Exercise prompt: The records are given next. Repeat each one exactly.

Saved entries:
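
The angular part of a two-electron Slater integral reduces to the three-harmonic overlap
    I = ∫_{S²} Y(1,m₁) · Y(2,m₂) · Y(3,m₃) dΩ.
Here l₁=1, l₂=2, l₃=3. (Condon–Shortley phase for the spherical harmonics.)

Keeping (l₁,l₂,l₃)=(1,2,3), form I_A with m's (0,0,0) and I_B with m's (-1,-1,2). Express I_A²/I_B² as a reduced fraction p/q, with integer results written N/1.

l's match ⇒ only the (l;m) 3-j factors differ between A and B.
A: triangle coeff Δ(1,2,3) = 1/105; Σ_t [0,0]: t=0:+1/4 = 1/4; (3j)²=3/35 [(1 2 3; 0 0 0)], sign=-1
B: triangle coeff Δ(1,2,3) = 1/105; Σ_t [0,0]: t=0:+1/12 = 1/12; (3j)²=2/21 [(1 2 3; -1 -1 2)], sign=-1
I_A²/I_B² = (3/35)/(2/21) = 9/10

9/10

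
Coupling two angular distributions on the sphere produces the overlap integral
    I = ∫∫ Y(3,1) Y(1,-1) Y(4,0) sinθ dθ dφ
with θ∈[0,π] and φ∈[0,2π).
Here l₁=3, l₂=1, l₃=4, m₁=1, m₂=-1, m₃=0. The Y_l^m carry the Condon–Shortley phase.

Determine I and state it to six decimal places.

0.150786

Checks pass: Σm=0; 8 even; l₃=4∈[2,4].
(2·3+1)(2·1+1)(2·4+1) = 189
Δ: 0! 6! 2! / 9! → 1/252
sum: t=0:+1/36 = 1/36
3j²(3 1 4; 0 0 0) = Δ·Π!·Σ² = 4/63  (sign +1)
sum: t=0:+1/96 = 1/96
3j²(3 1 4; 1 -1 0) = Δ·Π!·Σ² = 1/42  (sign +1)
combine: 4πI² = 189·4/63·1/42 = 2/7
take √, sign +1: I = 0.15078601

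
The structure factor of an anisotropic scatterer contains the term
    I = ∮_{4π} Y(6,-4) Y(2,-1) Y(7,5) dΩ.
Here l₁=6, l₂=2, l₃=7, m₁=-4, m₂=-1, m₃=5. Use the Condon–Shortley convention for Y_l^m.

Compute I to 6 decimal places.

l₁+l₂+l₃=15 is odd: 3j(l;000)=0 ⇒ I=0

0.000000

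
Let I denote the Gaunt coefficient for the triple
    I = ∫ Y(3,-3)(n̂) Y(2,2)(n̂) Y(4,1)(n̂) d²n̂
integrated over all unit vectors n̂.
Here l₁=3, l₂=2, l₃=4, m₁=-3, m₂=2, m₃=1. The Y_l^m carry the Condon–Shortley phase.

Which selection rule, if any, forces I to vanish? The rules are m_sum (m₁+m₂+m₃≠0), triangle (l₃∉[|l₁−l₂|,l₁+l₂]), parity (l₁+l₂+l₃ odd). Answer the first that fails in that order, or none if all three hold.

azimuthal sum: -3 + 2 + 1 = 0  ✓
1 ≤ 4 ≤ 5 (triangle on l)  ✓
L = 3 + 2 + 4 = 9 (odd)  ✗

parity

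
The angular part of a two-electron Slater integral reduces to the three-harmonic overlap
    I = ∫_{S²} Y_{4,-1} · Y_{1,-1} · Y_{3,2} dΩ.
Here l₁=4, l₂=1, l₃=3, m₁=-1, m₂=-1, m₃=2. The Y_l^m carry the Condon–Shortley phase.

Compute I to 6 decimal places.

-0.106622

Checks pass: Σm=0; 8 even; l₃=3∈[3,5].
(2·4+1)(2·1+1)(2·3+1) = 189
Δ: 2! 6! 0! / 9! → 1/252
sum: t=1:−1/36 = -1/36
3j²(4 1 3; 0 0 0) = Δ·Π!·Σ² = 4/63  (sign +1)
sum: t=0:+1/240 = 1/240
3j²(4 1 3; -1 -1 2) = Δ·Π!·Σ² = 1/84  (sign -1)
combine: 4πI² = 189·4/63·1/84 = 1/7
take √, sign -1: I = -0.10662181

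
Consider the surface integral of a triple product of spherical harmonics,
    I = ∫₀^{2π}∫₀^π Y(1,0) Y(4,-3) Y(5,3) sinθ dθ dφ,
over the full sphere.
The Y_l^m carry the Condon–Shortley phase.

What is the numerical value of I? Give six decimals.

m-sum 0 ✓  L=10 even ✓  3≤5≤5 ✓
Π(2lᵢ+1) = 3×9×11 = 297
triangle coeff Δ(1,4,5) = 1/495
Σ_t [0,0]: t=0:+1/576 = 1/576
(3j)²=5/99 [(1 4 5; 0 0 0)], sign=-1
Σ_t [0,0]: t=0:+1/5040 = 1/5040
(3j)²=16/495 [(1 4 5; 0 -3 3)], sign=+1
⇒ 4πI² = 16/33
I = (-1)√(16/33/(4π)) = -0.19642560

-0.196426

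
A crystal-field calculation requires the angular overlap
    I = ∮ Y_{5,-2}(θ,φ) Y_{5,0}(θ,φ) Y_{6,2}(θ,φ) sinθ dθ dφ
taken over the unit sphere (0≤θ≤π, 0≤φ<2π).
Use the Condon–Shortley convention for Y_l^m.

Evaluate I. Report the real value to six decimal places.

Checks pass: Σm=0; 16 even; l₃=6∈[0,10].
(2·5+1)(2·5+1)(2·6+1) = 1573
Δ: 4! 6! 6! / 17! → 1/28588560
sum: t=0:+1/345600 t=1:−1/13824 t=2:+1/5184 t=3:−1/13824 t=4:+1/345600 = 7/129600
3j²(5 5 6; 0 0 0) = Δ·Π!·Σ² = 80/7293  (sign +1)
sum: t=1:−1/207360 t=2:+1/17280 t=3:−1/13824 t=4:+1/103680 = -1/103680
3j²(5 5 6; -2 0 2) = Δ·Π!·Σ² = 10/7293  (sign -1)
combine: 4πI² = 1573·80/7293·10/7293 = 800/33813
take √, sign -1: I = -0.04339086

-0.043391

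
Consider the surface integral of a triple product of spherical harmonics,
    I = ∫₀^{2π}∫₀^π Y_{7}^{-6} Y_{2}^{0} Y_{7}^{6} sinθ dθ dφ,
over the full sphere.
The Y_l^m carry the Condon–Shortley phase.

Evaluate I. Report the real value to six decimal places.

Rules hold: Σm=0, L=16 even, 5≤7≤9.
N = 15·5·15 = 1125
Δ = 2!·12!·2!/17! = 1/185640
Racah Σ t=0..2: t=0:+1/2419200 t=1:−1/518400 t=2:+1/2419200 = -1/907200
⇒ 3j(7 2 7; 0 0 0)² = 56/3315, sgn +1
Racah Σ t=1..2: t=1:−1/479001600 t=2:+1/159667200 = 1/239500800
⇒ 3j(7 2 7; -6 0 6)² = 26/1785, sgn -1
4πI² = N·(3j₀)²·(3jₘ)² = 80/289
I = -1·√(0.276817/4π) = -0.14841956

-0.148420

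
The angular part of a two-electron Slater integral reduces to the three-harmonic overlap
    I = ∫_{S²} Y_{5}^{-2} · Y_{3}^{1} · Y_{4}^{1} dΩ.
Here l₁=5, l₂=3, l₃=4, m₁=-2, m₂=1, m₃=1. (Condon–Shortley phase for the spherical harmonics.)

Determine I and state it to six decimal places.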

Exercise response:
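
The angular part of a two-electron Slater integral reduces to the three-harmonic overlap
    I = ∫_{S²} Y(1,m₁) · Y(2,m₂) · Y(3,m₃) dΩ.
Here l₁=1, l₂=2, l₃=3. (Condon–Shortley phase for the spherical harmonics.)

Keeping (l₁,l₂,l₃)=(1,2,3), form I_A with m's (0,0,0) and I_B with m's (-1,-1,2). Express I_A²/I_B² as a reduced fraction p/q, with integer results written N/1.

l's match ⇒ only the (l;m) 3-j factors differ between A and B.
A: triangle coeff Δ(1,2,3) = 1/105; Σ_t [0,0]: t=0:+1/4 = 1/4; (3j)²=3/35 [(1 2 3; 0 0 0)], sign=-1
B: triangle coeff Δ(1,2,3) = 1/105; Σ_t [0,0]: t=0:+1/12 = 1/12; (3j)²=2/21 [(1 2 3; -1 -1 2)], sign=-1
I_A²/I_B² = (3/35)/(2/21) = 9/10

9/10

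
Coupling two angular distributions on the sphere produces the overlap integral
    I = ∫∫ Y(3,1) Y(1,-1) Y(4,0) sinθ dθ dφ
with θ∈[0,π] and φ∈[0,2π).
Here l₁=3, l₂=1, l₃=4, m₁=1, m₂=-1, m₃=0. The Y_l^m carry the Condon–Shortley phase.

Determine I and state it to six decimal places.

0.150786

Checks pass: Σm=0; 8 even; l₃=4∈[2,4].
(2·3+1)(2·1+1)(2·4+1) = 189
Δ: 0! 6! 2! / 9! → 1/252
sum: t=0:+1/36 = 1/36
3j²(3 1 4; 0 0 0) = Δ·Π!·Σ² = 4/63  (sign +1)
sum: t=0:+1/96 = 1/96
3j²(3 1 4; 1 -1 0) = Δ·Π!·Σ² = 1/42  (sign +1)
combine: 4πI² = 189·4/63·1/42 = 2/7
take √, sign +1: I = 0.15078601

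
The structure factor of an anisotropic scatterer contains the term
    I = ∮_{4π} Y(6,-4) Y(2,-1) Y(7,5) dΩ.
Here l₁=6, l₂=2, l₃=7, m₁=-4, m₂=-1, m₃=5. Use the Condon–Shortley convention for Y_l^m.

Compute I to 6 decimal places.

l₁+l₂+l₃=15 is odd: 3j(l;000)=0 ⇒ I=0

0.000000

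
Let I denote the Gaunt coefficient for the triple
    I = ∫ Y(3,-3)(n̂) Y(2,2)(n̂) Y(4,1)(n̂) d²n̂
integrated over all unit vectors n̂.
Here l₁=3, l₂=2, l₃=4, m₁=-3, m₂=2, m₃=1. The Y_l^m carry the Condon–Shortley phase.

Which selection rule, if any, forces I to vanish? The rules are m_sum (m₁+m₂+m₃≠0), triangle (l₃∉[|l₁−l₂|,l₁+l₂]), parity (l₁+l₂+l₃ odd). Answer the first that fails in that order, or none if all three hold.

azimuthal sum: -3 + 2 + 1 = 0  ✓
1 ≤ 4 ≤ 5 (triangle on l)  ✓
L = 3 + 2 + 4 = 9 (odd)  ✗

parity

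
The angular part of a two-electron Slater integral reduces to the three-harmonic overlap
    I = ∫_{S²} Y_{4,-1} · Y_{1,-1} · Y_{3,2} dΩ.
Here l₁=4, l₂=1, l₃=3, m₁=-1, m₂=-1, m₃=2. The Y_l^m carry the Condon–Shortley phase.

Compute I to 6 decimal places.

-0.106622

Checks pass: Σm=0; 8 even; l₃=3∈[3,5].
(2·4+1)(2·1+1)(2·3+1) = 189
Δ: 2! 6! 0! / 9! → 1/252
sum: t=1:−1/36 = -1/36
3j²(4 1 3; 0 0 0) = Δ·Π!·Σ² = 4/63  (sign +1)
sum: t=0:+1/240 = 1/240
3j²(4 1 3; -1 -1 2) = Δ·Π!·Σ² = 1/84  (sign -1)
combine: 4πI² = 189·4/63·1/84 = 1/7
take √, sign -1: I = -0.10662181

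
Consider the surface integral of a triple product of spherical harmonics,
    I = ∫₀^{2π}∫₀^π Y(1,0) Y(4,-3) Y(5,3) sinθ dθ dφ,
over the full sphere.
The Y_l^m carry the Condon–Shortley phase.

What is the numerical value of I? Give six decimals.

m-sum 0 ✓  L=10 even ✓  3≤5≤5 ✓
Π(2lᵢ+1) = 3×9×11 = 297
triangle coeff Δ(1,4,5) = 1/495
Σ_t [0,0]: t=0:+1/576 = 1/576
(3j)²=5/99 [(1 4 5; 0 0 0)], sign=-1
Σ_t [0,0]: t=0:+1/5040 = 1/5040
(3j)²=16/495 [(1 4 5; 0 -3 3)], sign=+1
⇒ 4πI² = 16/33
I = (-1)√(16/33/(4π)) = -0.19642560

-0.196426

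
A crystal-field calculation requires the angular overlap
    I = ∮ Y_{5,-2}(θ,φ) Y_{5,0}(θ,φ) Y_{6,2}(θ,φ) sinθ dθ dφ
taken over the unit sphere (0≤θ≤π, 0≤φ<2π).
Use the Condon–Shortley convention for Y_l^m.

Evaluate I. Report the real value to six decimal places.

Checks pass: Σm=0; 16 even; l₃=6∈[0,10].
(2·5+1)(2·5+1)(2·6+1) = 1573
Δ: 4! 6! 6! / 17! → 1/28588560
sum: t=0:+1/345600 t=1:−1/13824 t=2:+1/5184 t=3:−1/13824 t=4:+1/345600 = 7/129600
3j²(5 5 6; 0 0 0) = Δ·Π!·Σ² = 80/7293  (sign +1)
sum: t=1:−1/207360 t=2:+1/17280 t=3:−1/13824 t=4:+1/103680 = -1/103680
3j²(5 5 6; -2 0 2) = Δ·Π!·Σ² = 10/7293  (sign -1)
combine: 4πI² = 1573·80/7293·10/7293 = 800/33813
take √, sign -1: I = -0.04339086

-0.043391

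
Consider the surface integral of a triple product of spherical harmonics,
    I = ∫₀^{2π}∫₀^π Y_{7}^{-6} Y_{2}^{0} Y_{7}^{6} sinθ dθ dφ,
over the full sphere.
The Y_l^m carry the Condon–Shortley phase.

Evaluate I. Report the real value to six decimal places.

Rules hold: Σm=0, L=16 even, 5≤7≤9.
N = 15·5·15 = 1125
Δ = 2!·12!·2!/17! = 1/185640
Racah Σ t=0..2: t=0:+1/2419200 t=1:−1/518400 t=2:+1/2419200 = -1/907200
⇒ 3j(7 2 7; 0 0 0)² = 56/3315, sgn +1
Racah Σ t=1..2: t=1:−1/479001600 t=2:+1/159667200 = 1/239500800
⇒ 3j(7 2 7; -6 0 6)² = 26/1785, sgn -1
4πI² = N·(3j₀)²·(3jₘ)² = 80/289
I = -1·√(0.276817/4π) = -0.14841956

-0.148420

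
The angular part of a two-electron Slater integral reduces to the three-harmonic overlap
    I = ∫_{S²} Y_{5}^{-2} · Y_{3}^{1} · Y_{4}^{1} dΩ.
Here l₁=5, l₂=3, l₃=4, m₁=-2, m₂=1, m₃=1. (Condon–Shortley phase for the spherical harmonics.)

Determine I and state it to six decimal places.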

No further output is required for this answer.